→ To do
The entries below are to be printed again word for word.

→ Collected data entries
▽

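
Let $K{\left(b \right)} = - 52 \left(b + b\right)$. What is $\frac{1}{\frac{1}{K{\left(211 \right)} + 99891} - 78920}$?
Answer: $- \frac{77947}{6151577239} \approx -1.2671 \cdot 10^{-5}$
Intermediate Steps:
$K{\left(b \right)} = - 104 b$ ($K{\left(b \right)} = - 52 \cdot 2 b = - 104 b$)
$\frac{1}{\frac{1}{K{\left(211 \right)} + 99891} - 78920} = \frac{1}{\frac{1}{\left(-104\right) 211 + 99891} - 78920} = \frac{1}{\frac{1}{-21944 + 99891} - 78920} = \frac{1}{\frac{1}{77947} - 78920} = \frac{1}{- \frac{6151577239}{77947}} = - \frac{77947}{6151577239}$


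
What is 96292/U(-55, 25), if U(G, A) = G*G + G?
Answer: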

△

→ Solution to this problem
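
Let $K{\left(b \right)} = - 52 \left(b + b\right)$. What is $\frac{1}{\frac{1}{K{\left(211 \right)} + 99891} - 78920}$?
Answer: $- \frac{77947}{6151577239} \approx -1.2671 \cdot 10^{-5}$
Intermediate Steps:
$K{\left(b \right)} = - 104 b$ ($K{\left(b \right)} = - 52 \cdot 2 b = - 104 b$)
$\frac{1}{\frac{1}{K{\left(211 \right)} + 99891} - 78920} = \frac{1}{\frac{1}{\left(-104\right) 211 + 99891} - 78920} = \frac{1}{\frac{1}{-21944 + 99891} - 78920} = \frac{1}{\frac{1}{77947} - 78920} = \frac{1}{- \frac{6151577239}{77947}} = - \frac{77947}{6151577239}$


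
What is 96292/U(-55, 25), if U(G, A) = G*G + G?
Answer: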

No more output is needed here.